* _Extracted records_

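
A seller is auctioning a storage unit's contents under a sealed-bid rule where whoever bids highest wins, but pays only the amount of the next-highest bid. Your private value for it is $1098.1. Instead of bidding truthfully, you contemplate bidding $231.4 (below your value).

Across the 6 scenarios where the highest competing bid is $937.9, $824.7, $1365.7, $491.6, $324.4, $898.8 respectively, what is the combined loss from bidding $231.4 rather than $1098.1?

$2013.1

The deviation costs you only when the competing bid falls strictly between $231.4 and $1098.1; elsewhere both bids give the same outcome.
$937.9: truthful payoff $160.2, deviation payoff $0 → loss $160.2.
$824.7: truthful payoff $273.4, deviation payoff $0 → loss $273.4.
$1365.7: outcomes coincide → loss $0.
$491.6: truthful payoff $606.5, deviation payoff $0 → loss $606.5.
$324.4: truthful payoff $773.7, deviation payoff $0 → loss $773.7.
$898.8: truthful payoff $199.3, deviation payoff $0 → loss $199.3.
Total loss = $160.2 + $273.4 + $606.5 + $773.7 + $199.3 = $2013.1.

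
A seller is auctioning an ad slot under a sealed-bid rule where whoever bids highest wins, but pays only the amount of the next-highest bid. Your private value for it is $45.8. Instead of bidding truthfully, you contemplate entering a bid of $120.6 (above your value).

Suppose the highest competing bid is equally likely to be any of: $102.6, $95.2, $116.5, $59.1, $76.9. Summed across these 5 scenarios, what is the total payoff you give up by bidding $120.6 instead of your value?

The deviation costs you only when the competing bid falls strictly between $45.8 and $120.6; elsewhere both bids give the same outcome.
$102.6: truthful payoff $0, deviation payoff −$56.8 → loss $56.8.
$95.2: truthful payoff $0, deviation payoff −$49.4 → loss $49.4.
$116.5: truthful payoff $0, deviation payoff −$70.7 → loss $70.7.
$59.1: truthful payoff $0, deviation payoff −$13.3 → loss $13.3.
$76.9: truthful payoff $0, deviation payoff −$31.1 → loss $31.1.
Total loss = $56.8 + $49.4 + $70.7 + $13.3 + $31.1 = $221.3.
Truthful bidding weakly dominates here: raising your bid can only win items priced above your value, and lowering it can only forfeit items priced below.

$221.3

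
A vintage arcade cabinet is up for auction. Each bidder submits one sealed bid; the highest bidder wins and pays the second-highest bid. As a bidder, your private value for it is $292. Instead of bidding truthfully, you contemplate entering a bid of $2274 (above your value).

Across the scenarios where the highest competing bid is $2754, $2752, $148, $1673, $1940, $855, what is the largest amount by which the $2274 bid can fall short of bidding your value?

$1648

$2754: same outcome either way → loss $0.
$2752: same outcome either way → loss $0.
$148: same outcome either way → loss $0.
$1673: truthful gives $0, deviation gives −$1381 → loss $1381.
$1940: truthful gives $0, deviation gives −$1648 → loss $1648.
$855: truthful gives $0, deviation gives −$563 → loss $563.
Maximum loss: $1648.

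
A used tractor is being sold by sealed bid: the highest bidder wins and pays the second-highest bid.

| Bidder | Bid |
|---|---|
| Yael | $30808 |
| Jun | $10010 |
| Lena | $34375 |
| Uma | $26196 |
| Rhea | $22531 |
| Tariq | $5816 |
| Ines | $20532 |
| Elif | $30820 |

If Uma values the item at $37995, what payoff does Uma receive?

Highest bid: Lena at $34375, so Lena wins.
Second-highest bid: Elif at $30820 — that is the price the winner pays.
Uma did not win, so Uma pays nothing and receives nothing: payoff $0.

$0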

* _Brief_
Send back every line of the listing above exactly.

* _Response area_
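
A seller is auctioning a storage unit's contents under a sealed-bid rule where whoever bids highest wins, but pays only the amount of the next-highest bid. Your private value for it is $1098.1. Instead of bidding truthfully, you contemplate bidding $231.4 (below your value).

Across the 6 scenarios where the highest competing bid is $937.9, $824.7, $1365.7, $491.6, $324.4, $898.8 respectively, what is the combined loss from bidding $231.4 rather than $1098.1?

$2013.1

The deviation costs you only when the competing bid falls strictly between $231.4 and $1098.1; elsewhere both bids give the same outcome.
$937.9: truthful payoff $160.2, deviation payoff $0 → loss $160.2.
$824.7: truthful payoff $273.4, deviation payoff $0 → loss $273.4.
$1365.7: outcomes coincide → loss $0.
$491.6: truthful payoff $606.5, deviation payoff $0 → loss $606.5.
$324.4: truthful payoff $773.7, deviation payoff $0 → loss $773.7.
$898.8: truthful payoff $199.3, deviation payoff $0 → loss $199.3.
Total loss = $160.2 + $273.4 + $606.5 + $773.7 + $199.3 = $2013.1.

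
A seller is auctioning an ad slot under a sealed-bid rule where whoever bids highest wins, but pays only the amount of the next-highest bid. Your private value for it is $45.8. Instead of bidding truthfully, you contemplate entering a bid of $120.6 (above your value).

Suppose the highest competing bid is equally likely to be any of: $102.6, $95.2, $116.5, $59.1, $76.9. Summed across these 5 scenarios, what is the total payoff you give up by bidding $120.6 instead of your value?

The deviation costs you only when the competing bid falls strictly between $45.8 and $120.6; elsewhere both bids give the same outcome.
$102.6: truthful payoff $0, deviation payoff −$56.8 → loss $56.8.
$95.2: truthful payoff $0, deviation payoff −$49.4 → loss $49.4.
$116.5: truthful payoff $0, deviation payoff −$70.7 → loss $70.7.
$59.1: truthful payoff $0, deviation payoff −$13.3 → loss $13.3.
$76.9: truthful payoff $0, deviation payoff −$31.1 → loss $31.1.
Total loss = $56.8 + $49.4 + $70.7 + $13.3 + $31.1 = $221.3.
Truthful bidding weakly dominates here: raising your bid can only win items priced above your value, and lowering it can only forfeit items priced below.

$221.3

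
A vintage arcade cabinet is up for auction. Each bidder submits one sealed bid; the highest bidder wins and pays the second-highest bid. As a bidder, your private value for it is $292. Instead of bidding truthfully, you contemplate entering a bid of $2274 (above your value).

Across the scenarios where the highest competing bid is $2754, $2752, $148, $1673, $1940, $855, what is the largest amount by which the $2274 bid can fall short of bidding your value?

$1648

$2754: same outcome either way → loss $0.
$2752: same outcome either way → loss $0.
$148: same outcome either way → loss $0.
$1673: truthful gives $0, deviation gives −$1381 → loss $1381.
$1940: truthful gives $0, deviation gives −$1648 → loss $1648.
$855: truthful gives $0, deviation gives −$563 → loss $563.
Maximum loss: $1648.

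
A used tractor is being sold by sealed bid: the highest bidder wins and pays the second-highest bid.

| Bidder | Bid |
|---|---|
| Yael | $30808 |
| Jun | $10010 |
| Lena | $34375 |
| Uma | $26196 |
| Rhea | $22531 |
| Tariq | $5816 |
| Ines | $20532 |
| Elif | $30820 |

If Uma values the item at $37995, what payoff does Uma receive?

Highest bid: Lena at $34375, so Lena wins.
Second-highest bid: Elif at $30820 — that is the price the winner pays.
Uma did not win, so Uma pays nothing and receives nothing: payoff $0.

$0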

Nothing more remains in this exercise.